__Data records__:
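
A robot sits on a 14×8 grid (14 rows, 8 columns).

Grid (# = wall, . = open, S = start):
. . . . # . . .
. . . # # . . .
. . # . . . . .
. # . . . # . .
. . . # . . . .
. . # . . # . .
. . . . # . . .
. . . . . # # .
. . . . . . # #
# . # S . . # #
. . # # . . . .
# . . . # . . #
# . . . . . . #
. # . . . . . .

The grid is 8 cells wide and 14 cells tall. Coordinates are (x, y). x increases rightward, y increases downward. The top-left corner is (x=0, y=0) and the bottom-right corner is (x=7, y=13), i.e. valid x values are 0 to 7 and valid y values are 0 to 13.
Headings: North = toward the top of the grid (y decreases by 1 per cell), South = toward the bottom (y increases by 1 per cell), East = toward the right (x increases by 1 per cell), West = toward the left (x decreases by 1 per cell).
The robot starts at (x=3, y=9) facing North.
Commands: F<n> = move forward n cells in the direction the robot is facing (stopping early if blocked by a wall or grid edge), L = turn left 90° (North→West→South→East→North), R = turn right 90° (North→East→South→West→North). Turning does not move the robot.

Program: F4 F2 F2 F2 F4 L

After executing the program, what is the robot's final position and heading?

Start: (x=3, y=9), facing North
  F4: move forward 4, now at (x=3, y=5)
  [×3]F2: move forward 0/2 (blocked), now at (x=3, y=5)
  F4: move forward 0/4 (blocked), now at (x=3, y=5)
  L: turn left, now facing West
Final: (x=3, y=5), facing West

Answer: Final position: (x=3, y=5), facing West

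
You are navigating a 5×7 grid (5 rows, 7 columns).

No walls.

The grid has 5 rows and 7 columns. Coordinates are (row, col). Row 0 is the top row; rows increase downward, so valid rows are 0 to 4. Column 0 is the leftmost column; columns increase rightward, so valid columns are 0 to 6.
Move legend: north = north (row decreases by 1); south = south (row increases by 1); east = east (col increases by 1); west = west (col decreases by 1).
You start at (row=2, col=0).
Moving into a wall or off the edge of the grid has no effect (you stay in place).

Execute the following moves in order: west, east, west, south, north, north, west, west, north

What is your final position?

Answer: Final position: (row=0, col=0)

Derivation:
Start: (row=2, col=0)
  west (west): blocked, stay at (row=2, col=0)
  east (east): (row=2, col=0) -> (row=2, col=1)
  west (west): (row=2, col=1) -> (row=2, col=0)
  south (south): (row=2, col=0) -> (row=3, col=0)
  north (north): (row=3, col=0) -> (row=2, col=0)
  north (north): (row=2, col=0) -> (row=1, col=0)
  west (west): blocked, stay at (row=1, col=0)
  west (west): blocked, stay at (row=1, col=0)
  north (north): (row=1, col=0) -> (row=0, col=0)
Final: (row=0, col=0)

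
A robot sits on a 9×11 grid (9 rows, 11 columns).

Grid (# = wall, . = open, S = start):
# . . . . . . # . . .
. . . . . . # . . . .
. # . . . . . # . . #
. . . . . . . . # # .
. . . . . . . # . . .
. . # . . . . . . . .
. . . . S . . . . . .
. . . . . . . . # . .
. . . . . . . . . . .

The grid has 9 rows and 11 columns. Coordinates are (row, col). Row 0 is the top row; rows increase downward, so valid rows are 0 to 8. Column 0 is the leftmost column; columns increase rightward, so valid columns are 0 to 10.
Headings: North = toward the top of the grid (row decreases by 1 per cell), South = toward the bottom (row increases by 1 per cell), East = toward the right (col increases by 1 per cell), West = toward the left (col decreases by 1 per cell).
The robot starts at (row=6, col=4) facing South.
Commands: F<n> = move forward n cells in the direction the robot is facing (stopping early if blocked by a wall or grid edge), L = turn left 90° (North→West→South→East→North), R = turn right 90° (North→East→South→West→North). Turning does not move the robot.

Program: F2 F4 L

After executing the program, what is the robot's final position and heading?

Start: (row=6, col=4), facing South
  F2: move forward 2, now at (row=8, col=4)
  F4: move forward 0/4 (blocked), now at (row=8, col=4)
  L: turn left, now facing East
Final: (row=8, col=4), facing East

Answer: Final position: (row=8, col=4), facing East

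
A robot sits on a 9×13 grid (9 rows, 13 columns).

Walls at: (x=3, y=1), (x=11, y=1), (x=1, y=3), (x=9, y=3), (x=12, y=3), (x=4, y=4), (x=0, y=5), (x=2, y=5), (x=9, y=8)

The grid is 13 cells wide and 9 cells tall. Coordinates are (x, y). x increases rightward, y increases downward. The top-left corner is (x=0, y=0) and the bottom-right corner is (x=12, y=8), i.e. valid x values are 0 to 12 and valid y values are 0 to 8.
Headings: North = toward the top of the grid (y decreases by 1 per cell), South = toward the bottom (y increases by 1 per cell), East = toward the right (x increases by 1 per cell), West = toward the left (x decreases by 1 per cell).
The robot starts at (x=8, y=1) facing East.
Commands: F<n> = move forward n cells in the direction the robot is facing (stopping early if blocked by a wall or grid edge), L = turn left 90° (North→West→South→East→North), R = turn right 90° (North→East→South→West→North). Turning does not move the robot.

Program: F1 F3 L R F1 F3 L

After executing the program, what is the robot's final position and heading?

Start: (x=8, y=1), facing East
  F1: move forward 1, now at (x=9, y=1)
  F3: move forward 1/3 (blocked), now at (x=10, y=1)
  L: turn left, now facing North
  R: turn right, now facing East
  F1: move forward 0/1 (blocked), now at (x=10, y=1)
  F3: move forward 0/3 (blocked), now at (x=10, y=1)
  L: turn left, now facing North
Final: (x=10, y=1), facing North

Answer: Final position: (x=10, y=1), facing North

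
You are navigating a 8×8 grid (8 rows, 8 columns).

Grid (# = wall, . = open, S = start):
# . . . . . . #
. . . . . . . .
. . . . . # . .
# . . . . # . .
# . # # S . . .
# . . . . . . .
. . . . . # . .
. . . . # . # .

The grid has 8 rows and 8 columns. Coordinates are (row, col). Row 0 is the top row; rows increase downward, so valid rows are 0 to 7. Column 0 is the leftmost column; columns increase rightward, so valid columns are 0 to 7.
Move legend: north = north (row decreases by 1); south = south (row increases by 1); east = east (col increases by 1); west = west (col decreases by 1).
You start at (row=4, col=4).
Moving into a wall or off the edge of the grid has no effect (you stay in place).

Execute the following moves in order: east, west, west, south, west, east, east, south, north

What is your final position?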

__Goal of the exercise__: Return all the lines shown above, word for word.

__Solution to the exercise__:
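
A robot sits on a 14×8 grid (14 rows, 8 columns).

Grid (# = wall, . = open, S = start):
. . . . # . . .
. . . # # . . .
. . # . . . . .
. # . . . # . .
. . . # . . . .
. . # . . # . .
. . . . # . . .
. . . . . # # .
. . . . . . # #
# . # S . . # #
. . # # . . . .
# . . . # . . #
# . . . . . . #
. # . . . . . .

The grid is 8 cells wide and 14 cells tall. Coordinates are (x, y). x increases rightward, y increases downward. The top-left corner is (x=0, y=0) and the bottom-right corner is (x=7, y=13), i.e. valid x values are 0 to 7 and valid y values are 0 to 13.
Headings: North = toward the top of the grid (y decreases by 1 per cell), South = toward the bottom (y increases by 1 per cell), East = toward the right (x increases by 1 per cell), West = toward the left (x decreases by 1 per cell).
The robot starts at (x=3, y=9) facing North.
Commands: F<n> = move forward n cells in the direction the robot is facing (stopping early if blocked by a wall or grid edge), L = turn left 90° (North→West→South→East→North), R = turn right 90° (North→East→South→West→North). Turning does not move the robot.

Program: F4 F2 F2 F2 F4 L

After executing the program, what is the robot's final position and heading?

Start: (x=3, y=9), facing North
  F4: move forward 4, now at (x=3, y=5)
  [×3]F2: move forward 0/2 (blocked), now at (x=3, y=5)
  F4: move forward 0/4 (blocked), now at (x=3, y=5)
  L: turn left, now facing West
Final: (x=3, y=5), facing West

Answer: Final position: (x=3, y=5), facing West

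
You are navigating a 5×7 grid (5 rows, 7 columns).

No walls.

The grid has 5 rows and 7 columns. Coordinates are (row, col). Row 0 is the top row; rows increase downward, so valid rows are 0 to 4. Column 0 is the leftmost column; columns increase rightward, so valid columns are 0 to 6.
Move legend: north = north (row decreases by 1); south = south (row increases by 1); east = east (col increases by 1); west = west (col decreases by 1).
You start at (row=2, col=0).
Moving into a wall or off the edge of the grid has no effect (you stay in place).

Execute the following moves in order: west, east, west, south, north, north, west, west, north

What is your final position?

Answer: Final position: (row=0, col=0)

Derivation:
Start: (row=2, col=0)
  west (west): blocked, stay at (row=2, col=0)
  east (east): (row=2, col=0) -> (row=2, col=1)
  west (west): (row=2, col=1) -> (row=2, col=0)
  south (south): (row=2, col=0) -> (row=3, col=0)
  north (north): (row=3, col=0) -> (row=2, col=0)
  north (north): (row=2, col=0) -> (row=1, col=0)
  west (west): blocked, stay at (row=1, col=0)
  west (west): blocked, stay at (row=1, col=0)
  north (north): (row=1, col=0) -> (row=0, col=0)
Final: (row=0, col=0)

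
A robot sits on a 9×11 grid (9 rows, 11 columns).

Grid (# = wall, . = open, S = start):
# . . . . . . # . . .
. . . . . . # . . . .
. # . . . . . # . . #
. . . . . . . . # # .
. . . . . . . # . . .
. . # . . . . . . . .
. . . . S . . . . . .
. . . . . . . . # . .
. . . . . . . . . . .

The grid has 9 rows and 11 columns. Coordinates are (row, col). Row 0 is the top row; rows increase downward, so valid rows are 0 to 8. Column 0 is the leftmost column; columns increase rightward, so valid columns are 0 to 10.
Headings: North = toward the top of the grid (row decreases by 1 per cell), South = toward the bottom (row increases by 1 per cell), East = toward the right (col increases by 1 per cell), West = toward the left (col decreases by 1 per cell).
The robot starts at (row=6, col=4) facing South.
Commands: F<n> = move forward n cells in the direction the robot is facing (stopping early if blocked by a wall or grid edge), L = turn left 90° (North→West→South→East→North), R = turn right 90° (North→East→South→West→North). Turning does not move the robot.

Program: F2 F4 L

After executing the program, what is the robot's final position and heading?

Start: (row=6, col=4), facing South
  F2: move forward 2, now at (row=8, col=4)
  F4: move forward 0/4 (blocked), now at (row=8, col=4)
  L: turn left, now facing East
Final: (row=8, col=4), facing East

Answer: Final position: (row=8, col=4), facing East

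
A robot sits on a 9×13 grid (9 rows, 13 columns).

Walls at: (x=3, y=1), (x=11, y=1), (x=1, y=3), (x=9, y=3), (x=12, y=3), (x=4, y=4), (x=0, y=5), (x=2, y=5), (x=9, y=8)

The grid is 13 cells wide and 9 cells tall. Coordinates are (x, y). x increases rightward, y increases downward. The top-left corner is (x=0, y=0) and the bottom-right corner is (x=12, y=8), i.e. valid x values are 0 to 12 and valid y values are 0 to 8.
Headings: North = toward the top of the grid (y decreases by 1 per cell), South = toward the bottom (y increases by 1 per cell), East = toward the right (x increases by 1 per cell), West = toward the left (x decreases by 1 per cell).
The robot starts at (x=8, y=1) facing East.
Commands: F<n> = move forward n cells in the direction the robot is facing (stopping early if blocked by a wall or grid edge), L = turn left 90° (North→West→South→East→North), R = turn right 90° (North→East→South→West→North). Turning does not move the robot.

Program: F1 F3 L R F1 F3 L

After executing the program, what is the robot's final position and heading?

Start: (x=8, y=1), facing East
  F1: move forward 1, now at (x=9, y=1)
  F3: move forward 1/3 (blocked), now at (x=10, y=1)
  L: turn left, now facing North
  R: turn right, now facing East
  F1: move forward 0/1 (blocked), now at (x=10, y=1)
  F3: move forward 0/3 (blocked), now at (x=10, y=1)
  L: turn left, now facing North
Final: (x=10, y=1), facing North

Answer: Final position: (x=10, y=1), facing North

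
You are navigating a 8×8 grid (8 rows, 8 columns).

Grid (# = wall, . = open, S = start):
# . . . . . . #
. . . . . . . .
. . . . . # . .
# . . . . # . .
# . # # S . . .
# . . . . . . .
. . . . . # . .
. . . . # . # .

The grid has 8 rows and 8 columns. Coordinates are (row, col). Row 0 is the top row; rows increase downward, so valid rows are 0 to 7. Column 0 is the leftmost column; columns increase rightward, so valid columns are 0 to 7.
Move legend: north = north (row decreases by 1); south = south (row increases by 1); east = east (col increases by 1); west = west (col decreases by 1).
You start at (row=4, col=4).
Moving into a wall or off the edge of the grid has no effect (you stay in place).

Execute the following moves in order: east, west, west, south, west, east, east, south, north

What is your final position?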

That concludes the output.